**WHAT IS REQUIRED**
Which lines have the string "there"? Copy all of them from the entries below.

**Collected data entries**
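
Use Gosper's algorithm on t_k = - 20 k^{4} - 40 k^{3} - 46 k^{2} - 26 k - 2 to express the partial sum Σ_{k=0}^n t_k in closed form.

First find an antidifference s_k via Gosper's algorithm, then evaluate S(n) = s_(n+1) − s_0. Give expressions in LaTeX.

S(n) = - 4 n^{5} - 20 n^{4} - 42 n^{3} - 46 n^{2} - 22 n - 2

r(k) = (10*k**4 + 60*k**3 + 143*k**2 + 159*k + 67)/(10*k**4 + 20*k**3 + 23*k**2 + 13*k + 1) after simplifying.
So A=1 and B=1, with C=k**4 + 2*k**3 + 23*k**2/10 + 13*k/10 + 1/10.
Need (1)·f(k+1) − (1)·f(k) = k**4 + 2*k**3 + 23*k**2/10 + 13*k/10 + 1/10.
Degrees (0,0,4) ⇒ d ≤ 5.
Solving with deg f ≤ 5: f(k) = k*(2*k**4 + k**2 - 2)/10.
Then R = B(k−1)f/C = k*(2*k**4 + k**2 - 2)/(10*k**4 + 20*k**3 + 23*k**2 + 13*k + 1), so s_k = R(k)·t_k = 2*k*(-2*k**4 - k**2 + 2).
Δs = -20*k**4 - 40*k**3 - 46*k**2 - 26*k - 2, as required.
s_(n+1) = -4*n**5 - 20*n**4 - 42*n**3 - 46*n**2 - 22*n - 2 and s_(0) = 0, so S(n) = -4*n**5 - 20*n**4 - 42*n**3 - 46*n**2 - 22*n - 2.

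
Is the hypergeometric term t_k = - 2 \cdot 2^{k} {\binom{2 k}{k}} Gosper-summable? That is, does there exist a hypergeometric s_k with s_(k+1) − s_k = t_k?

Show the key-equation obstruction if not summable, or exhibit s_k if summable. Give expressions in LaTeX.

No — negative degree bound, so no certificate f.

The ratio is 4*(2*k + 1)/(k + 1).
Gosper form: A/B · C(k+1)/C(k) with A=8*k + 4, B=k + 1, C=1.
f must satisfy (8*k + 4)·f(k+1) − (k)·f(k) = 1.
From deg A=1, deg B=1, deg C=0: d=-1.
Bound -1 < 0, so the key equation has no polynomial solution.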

---

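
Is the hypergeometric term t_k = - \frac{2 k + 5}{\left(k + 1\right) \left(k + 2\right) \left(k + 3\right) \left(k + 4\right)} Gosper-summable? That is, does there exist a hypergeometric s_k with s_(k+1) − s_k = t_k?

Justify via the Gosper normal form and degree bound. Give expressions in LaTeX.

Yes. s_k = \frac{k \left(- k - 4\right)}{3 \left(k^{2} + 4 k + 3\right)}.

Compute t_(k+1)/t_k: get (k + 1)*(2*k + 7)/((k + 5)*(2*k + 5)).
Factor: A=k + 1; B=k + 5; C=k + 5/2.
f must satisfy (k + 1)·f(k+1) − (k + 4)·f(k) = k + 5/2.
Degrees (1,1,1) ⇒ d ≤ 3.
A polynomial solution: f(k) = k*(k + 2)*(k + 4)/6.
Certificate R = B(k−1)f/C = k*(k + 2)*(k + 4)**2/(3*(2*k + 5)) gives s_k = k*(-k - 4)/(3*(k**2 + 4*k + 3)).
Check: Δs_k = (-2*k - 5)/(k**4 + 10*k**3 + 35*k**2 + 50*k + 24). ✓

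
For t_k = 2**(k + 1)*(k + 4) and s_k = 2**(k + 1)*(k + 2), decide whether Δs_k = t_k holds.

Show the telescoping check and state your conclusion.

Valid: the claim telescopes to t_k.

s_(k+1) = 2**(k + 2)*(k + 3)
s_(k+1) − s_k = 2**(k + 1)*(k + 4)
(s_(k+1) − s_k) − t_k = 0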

* * *

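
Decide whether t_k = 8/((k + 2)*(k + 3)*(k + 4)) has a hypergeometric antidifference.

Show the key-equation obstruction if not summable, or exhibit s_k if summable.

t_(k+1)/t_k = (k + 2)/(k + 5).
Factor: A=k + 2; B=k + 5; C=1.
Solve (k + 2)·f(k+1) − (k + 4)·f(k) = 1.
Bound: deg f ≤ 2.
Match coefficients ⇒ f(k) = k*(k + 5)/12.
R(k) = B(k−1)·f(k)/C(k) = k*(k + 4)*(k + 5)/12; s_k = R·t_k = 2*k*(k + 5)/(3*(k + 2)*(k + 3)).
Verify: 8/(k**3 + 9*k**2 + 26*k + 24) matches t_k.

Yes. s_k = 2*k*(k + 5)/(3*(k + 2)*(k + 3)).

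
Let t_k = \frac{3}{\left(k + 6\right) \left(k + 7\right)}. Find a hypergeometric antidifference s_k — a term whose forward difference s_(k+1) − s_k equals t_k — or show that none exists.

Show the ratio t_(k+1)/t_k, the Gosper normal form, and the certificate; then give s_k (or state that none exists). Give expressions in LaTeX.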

**FINAL ANSWER**
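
Is the hypergeometric term t_k = - 2 \cdot 2^{k} {\binom{2 k}{k}} Gosper-summable? That is, does there exist a hypergeometric s_k with s_(k+1) − s_k = t_k?
Is the hypergeometric term t_k = - \frac{2 k + 5}{\left(k + 1\right) \left(k + 2\right) \left(k + 3\right) \left(k + 4\right)} Gosper-summable? That is, does there exist a hypergeometric s_k with s_(k+1) − s_k = t_k?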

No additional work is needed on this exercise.